- **WHAT YOU HAVE TO DO**: Transcribe each line below word for word.

- **Saved data entries**:
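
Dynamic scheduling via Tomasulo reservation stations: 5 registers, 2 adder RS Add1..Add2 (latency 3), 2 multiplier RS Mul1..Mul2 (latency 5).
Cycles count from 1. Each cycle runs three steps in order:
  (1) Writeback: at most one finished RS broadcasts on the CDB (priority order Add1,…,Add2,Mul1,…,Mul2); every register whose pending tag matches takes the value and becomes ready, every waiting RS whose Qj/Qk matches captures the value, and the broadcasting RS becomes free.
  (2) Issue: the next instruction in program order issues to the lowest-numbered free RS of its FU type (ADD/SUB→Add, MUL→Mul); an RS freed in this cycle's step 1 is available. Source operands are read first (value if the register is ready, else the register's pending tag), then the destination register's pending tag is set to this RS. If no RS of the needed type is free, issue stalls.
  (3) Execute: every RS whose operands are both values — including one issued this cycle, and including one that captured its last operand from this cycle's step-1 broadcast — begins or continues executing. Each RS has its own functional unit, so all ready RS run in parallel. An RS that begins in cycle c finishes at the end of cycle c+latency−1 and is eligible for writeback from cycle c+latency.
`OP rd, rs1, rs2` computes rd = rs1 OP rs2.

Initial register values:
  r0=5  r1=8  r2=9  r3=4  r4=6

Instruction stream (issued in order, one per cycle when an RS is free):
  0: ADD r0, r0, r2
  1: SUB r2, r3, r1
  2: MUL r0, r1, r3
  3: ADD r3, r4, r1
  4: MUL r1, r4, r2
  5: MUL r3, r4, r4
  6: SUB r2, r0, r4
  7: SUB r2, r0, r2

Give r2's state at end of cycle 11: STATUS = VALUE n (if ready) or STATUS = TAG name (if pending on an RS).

cycle 1: issue ADD r0<-Add1 // r0:Add1,r1:8,r2:9,r3:4,r4:6
cycle 2: issue SUB r2<-Add2 // r0:Add1,r1:8,r2:Add2,r3:4,r4:6
cycle 3: issue MUL r0<-Mul1 // r0:Mul1,r1:8,r2:Add2,r3:4,r4:6
cycle 4: CDB Add1=14; issue ADD r3<-Add1 // r0:Mul1,r1:8,r2:Add2,r3:Add1,r4:6
cycle 5: CDB Add2=-4; issue MUL r1<-Mul2 // r0:Mul1,r1:Mul2,r2:-4,r3:Add1,r4:6
cycle 6: stall // r0:Mul1,r1:Mul2,r2:-4,r3:Add1,r4:6
cycle 7: CDB Add1=14; stall // r0:Mul1,r1:Mul2,r2:-4,r3:14,r4:6
cycle 8: CDB Mul1=32; issue MUL r3<-Mul1 // r0:32,r1:Mul2,r2:-4,r3:Mul1,r4:6
cycle 9: issue SUB r2<-Add1 // r0:32,r1:Mul2,r2:Add1,r3:Mul1,r4:6
cycle 10: CDB Mul2=-24; issue SUB r2<-Add2 // r0:32,r1:-24,r2:Add2,r3:Mul1,r4:6
cycle 11: - // r0:32,r1:-24,r2:Add2,r3:Mul1,r4:6

STATUS = TAG Add2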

- **EXERCISE RESULT**:
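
Dynamic scheduling via Tomasulo reservation stations: 5 registers, 2 adder RS Add1..Add2 (latency 3), 2 multiplier RS Mul1..Mul2 (latency 5).
Cycles count from 1. Each cycle runs three steps in order:
  (1) Writeback: at most one finished RS broadcasts on the CDB (priority order Add1,…,Add2,Mul1,…,Mul2); every register whose pending tag matches takes the value and becomes ready, every waiting RS whose Qj/Qk matches captures the value, and the broadcasting RS becomes free.
  (2) Issue: the next instruction in program order issues to the lowest-numbered free RS of its FU type (ADD/SUB→Add, MUL→Mul); an RS freed in this cycle's step 1 is available. Source operands are read first (value if the register is ready, else the register's pending tag), then the destination register's pending tag is set to this RS. If no RS of the needed type is free, issue stalls.
  (3) Execute: every RS whose operands are both values — including one issued this cycle, and including one that captured its last operand from this cycle's step-1 broadcast — begins or continues executing. Each RS has its own functional unit, so all ready RS run in parallel. An RS that begins in cycle c finishes at the end of cycle c+latency−1 and is eligible for writeback from cycle c+latency.
`OP rd, rs1, rs2` computes rd = rs1 OP rs2.

Initial register values:
  r0=5  r1=8  r2=9  r3=4  r4=6

Instruction stream (issued in order, one per cycle when an RS is free):
  0: ADD r0, r0, r2
  1: SUB r2, r3, r1
  2: MUL r0, r1, r3
  3: ADD r3, r4, r1
  4: MUL r1, r4, r2
  5: MUL r3, r4, r4
  6: SUB r2, r0, r4
  7: SUB r2, r0, r2

Give r2's state at end of cycle 11: STATUS = VALUE n (if ready) or STATUS = TAG name (if pending on an RS).

cycle 1: issue ADD r0<-Add1 // r0:Add1,r1:8,r2:9,r3:4,r4:6
cycle 2: issue SUB r2<-Add2 // r0:Add1,r1:8,r2:Add2,r3:4,r4:6
cycle 3: issue MUL r0<-Mul1 // r0:Mul1,r1:8,r2:Add2,r3:4,r4:6
cycle 4: CDB Add1=14; issue ADD r3<-Add1 // r0:Mul1,r1:8,r2:Add2,r3:Add1,r4:6
cycle 5: CDB Add2=-4; issue MUL r1<-Mul2 // r0:Mul1,r1:Mul2,r2:-4,r3:Add1,r4:6
cycle 6: stall // r0:Mul1,r1:Mul2,r2:-4,r3:Add1,r4:6
cycle 7: CDB Add1=14; stall // r0:Mul1,r1:Mul2,r2:-4,r3:14,r4:6
cycle 8: CDB Mul1=32; issue MUL r3<-Mul1 // r0:32,r1:Mul2,r2:-4,r3:Mul1,r4:6
cycle 9: issue SUB r2<-Add1 // r0:32,r1:Mul2,r2:Add1,r3:Mul1,r4:6
cycle 10: CDB Mul2=-24; issue SUB r2<-Add2 // r0:32,r1:-24,r2:Add2,r3:Mul1,r4:6
cycle 11: - // r0:32,r1:-24,r2:Add2,r3:Mul1,r4:6

STATUS = TAG Add2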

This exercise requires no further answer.